**What you have to do**: Scan the records for the word "with". Return each line where it is found.

Top of Records for this exercise

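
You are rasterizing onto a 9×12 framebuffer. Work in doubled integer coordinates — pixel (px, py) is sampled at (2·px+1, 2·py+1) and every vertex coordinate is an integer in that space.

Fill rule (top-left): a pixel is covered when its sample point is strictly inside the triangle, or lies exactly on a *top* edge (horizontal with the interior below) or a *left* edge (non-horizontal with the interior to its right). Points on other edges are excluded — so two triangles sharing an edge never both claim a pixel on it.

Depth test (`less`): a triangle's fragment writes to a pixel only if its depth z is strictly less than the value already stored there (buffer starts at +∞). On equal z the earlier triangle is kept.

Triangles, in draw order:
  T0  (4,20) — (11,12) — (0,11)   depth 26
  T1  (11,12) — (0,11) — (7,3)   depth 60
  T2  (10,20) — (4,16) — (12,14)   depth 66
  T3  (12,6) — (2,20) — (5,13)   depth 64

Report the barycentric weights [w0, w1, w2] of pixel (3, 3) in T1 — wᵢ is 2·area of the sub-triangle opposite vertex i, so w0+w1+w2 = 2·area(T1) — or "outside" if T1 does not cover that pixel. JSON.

T0:
  2·area = 95  (B↔C swapped to make it positive)
  edge (4, 20)→(0, 11): d=(-4,-9) top-left  bias=+0
  edge (0, 11)→(11, 12): d=(11,1) right/bottom  bias=-1
  edge (11, 12)→(4, 20): d=(-7,8) right/bottom  bias=-1
    (0,6)@(1, 13): e=[1,21,73] → X
    (1,6)@(3, 13): e=[19,19,57] → X
    (2,6)@(5, 13): e=[37,17,41] → X
    (3,6)@(7, 13): e=[55,15,25] → X
    (4,6)@(9, 13): e=[73,13,9] → X
    (5,6)@(11, 13): e=[91,11,-7] → .
    (0,7)@(1, 15): e=[-7,43,59] → .
    (1,7)@(3, 15): e=[11,41,43] → X
    (4,7)@(9, 15): e=[65,35,-5] → .
    (1,8)@(3, 17): e=[3,63,29] → X
    (3,8)@(7, 17): e=[39,59,-3] → .
    (1,9)@(3, 19): e=[-5,85,15] → .
  covered (10 px):
    . . . . . . . . .
    . . . . . . . . .
    . . . . . . . . .
    . . . . . . . . .
    . . . . . . . . .
    . . . . . . . . .
    X X X X X . . . .
    . X X X . . . . .
    . X X . . . . . .
    . . . . . . . . .
    . . . . . . . . .
    . . . . . . . . .
T1:
  2·area = 95
  edge (11, 12)→(0, 11): d=(-11,-1) top-left  bias=+0
  edge (0, 11)→(7, 3): d=(7,-8) top-left  bias=+0
  edge (7, 3)→(11, 12): d=(4,9) right/bottom  bias=-1
    (3,1)@(7, 3): e=[95,0,0] → .  [on edge]
    (3,2)@(7, 5): e=[73,14,8] → X
    (4,2)@(9, 5): e=[75,30,-10] → .
    (2,3)@(5, 7): e=[49,12,34] → X
    (4,3)@(9, 7): e=[53,44,-2] → .
    (1,4)@(3, 9): e=[25,10,60] → X
    (4,4)@(9, 9): e=[31,58,6] → X
    (5,4)@(11, 9): e=[33,74,-12] → .
    (0,5)@(1, 11): e=[1,8,86] → X
    (5,5)@(11, 11): e=[11,88,-4] → .
    (0,6)@(1, 13): e=[-21,22,94] → .
    (1,6)@(3, 13): e=[-19,38,76] → .
    (7,10)@(15, 21): e=[-95,190,0] → .  [on edge]
  covered (12 px):
    . . . . . . . . .
    . . . . . . . . .
    . . . X . . . . .
    . . X X . . . . .
    . X X X X . . . .
    X X X X X . . . .
    . . . . . . . . .
    . . . . . . . . .
    . . . . . . . . .
    . . . . . . . . .
    . . . . . . . . .
    . . . . . . . . .
T2:
  2·area = 44
  edge (10, 20)→(4, 16): d=(-6,-4) top-left  bias=+0
  edge (4, 16)→(12, 14): d=(8,-2) top-left  bias=+0
  edge (12, 14)→(10, 20): d=(-2,6) right/bottom  bias=-1
    (7,2)@(15, 5): e=[110,-66,0] → .  [on edge]
    (6,5)@(13, 11): e=[66,-22,0] → .  [on edge]
    (4,7)@(9, 15): e=[26,2,16] → X
    (5,7)@(11, 15): e=[34,6,4] → X
    (6,7)@(13, 15): e=[42,10,-8] → .
    (3,8)@(7, 17): e=[6,14,24] → X
    (5,8)@(11, 17): e=[22,22,0] → .  [on edge]
    (3,9)@(7, 19): e=[-6,30,20] → .
    (4,9)@(9, 19): e=[2,34,8] → X
    (5,9)@(11, 19): e=[10,38,-4] → .
    (4,10)@(9, 21): e=[-10,50,4] → .
    (4,11)@(9, 23): e=[-22,66,0] → .  [on edge]
  covered (5 px):
    . . . . . . . . .
    . . . . . . . . .
    . . . . . . . . .
    . . . . . . . . .
    . . . . . . . . .
    . . . . . . . . .
    . . . . . . . . .
    . . . . X X . . .
    . . . X X . . . .
    . . . . X . . . .
    . . . . . . . . .
    . . . . . . . . .
T3:
  2·area = 28
  edge (12, 6)→(2, 20): d=(-10,14) right/bottom  bias=-1
  edge (2, 20)→(5, 13): d=(3,-7) top-left  bias=+0
  edge (5, 13)→(12, 6): d=(7,-7) top-left  bias=+0
    (8,0)@(17, 1): e=[-20,48,0] → .  [on edge]
    (7,1)@(15, 3): e=[-12,40,0] → .  [on edge]
    (6,2)@(13, 5): e=[-4,32,0] → .  [on edge]
    (5,3)@(11, 7): e=[4,24,0] → X  [on edge]
    (6,3)@(13, 7): e=[-24,38,14] → .
    (4,4)@(9, 9): e=[12,16,0] → X  [on edge]
    (5,4)@(11, 9): e=[-16,30,14] → .
    (3,5)@(7, 11): e=[20,8,0] → X  [on edge]
    (4,5)@(9, 11): e=[-8,22,14] → .
    (2,6)@(5, 13): e=[28,0,0] → X  [on edge]
    (3,6)@(7, 13): e=[0,14,14] → .  [on edge]
    (1,7)@(3, 15): e=[36,-8,0] → .  [on edge]
    (0,8)@(1, 17): e=[44,-16,0] → .  [on edge]
  covered (5 px):
    . . . . . . . . .
    . . . . . . . . .
    . . . . . . . . .
    . . . . . X . . .
    . . . . X . . . .
    . . . X . . . . .
    . . X . . . . . .
    . . X . . . . . .
    . . . . . . . . .
    . . . . . . . . .
    . . . . . . . . .
    . . . . . . . . .

Final: [28,16,51]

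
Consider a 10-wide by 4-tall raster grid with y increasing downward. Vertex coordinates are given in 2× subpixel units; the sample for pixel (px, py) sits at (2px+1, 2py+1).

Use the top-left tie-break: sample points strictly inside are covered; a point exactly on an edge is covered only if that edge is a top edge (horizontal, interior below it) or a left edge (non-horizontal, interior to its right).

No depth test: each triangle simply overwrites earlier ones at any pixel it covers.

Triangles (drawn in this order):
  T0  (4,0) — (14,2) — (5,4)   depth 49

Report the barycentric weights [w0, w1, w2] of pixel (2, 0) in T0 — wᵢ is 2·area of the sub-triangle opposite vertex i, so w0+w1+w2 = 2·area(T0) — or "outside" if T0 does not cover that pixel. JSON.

T0:
  2·area = 38
  edge (4, 0)→(14, 2): d=(10,2) right/bottom  bias=-1
  edge (14, 2)→(5, 4): d=(-9,2) right/bottom  bias=-1
  edge (5, 4)→(4, 0): d=(-1,-4) top-left  bias=+0
    (2,0)@(5, 1): e=[8,27,3] → #
    (3,0)@(7, 1): e=[4,23,11] → #
    (4,0)@(9, 1): e=[0,19,19] → ·  [on edge]
    (2,1)@(5, 3): e=[28,9,1] → #
    (4,1)@(9, 3): e=[20,1,17] → #
    (5,1)@(11, 3): e=[16,-3,25] → ·
    (9,1)@(19, 3): e=[0,-19,57] → ·  [on edge]
    (2,2)@(5, 5): e=[48,-9,-1] → ·
    (3,2)@(7, 5): e=[44,-13,7] → ·
    (4,2)@(9, 5): e=[40,-17,15] → ·
  covered (5 px):
    · · # # · · · · · ·
    · · # # # · · · · ·
    · · · · · · · · · ·
    · · · · · · · · · ·

Final: [27,3,8]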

Bottom of Records for this exercise

**Output**:
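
Fill rule (top-left): a pixel is covered when its sample point is strictly inside the triangle, or lies exactly on a *top* edge (horizontal with the interior below) or a *left* edge (non-horizontal with the interior to its right). Points on other edges are excluded — so two triangles sharing an edge never both claim a pixel on it.
Consider a 10-wide by 4-tall raster grid with y increasing downward. Vertex coordinates are given in 2× subpixel units; the sample for pixel (px, py) sits at (2px+1, 2py+1).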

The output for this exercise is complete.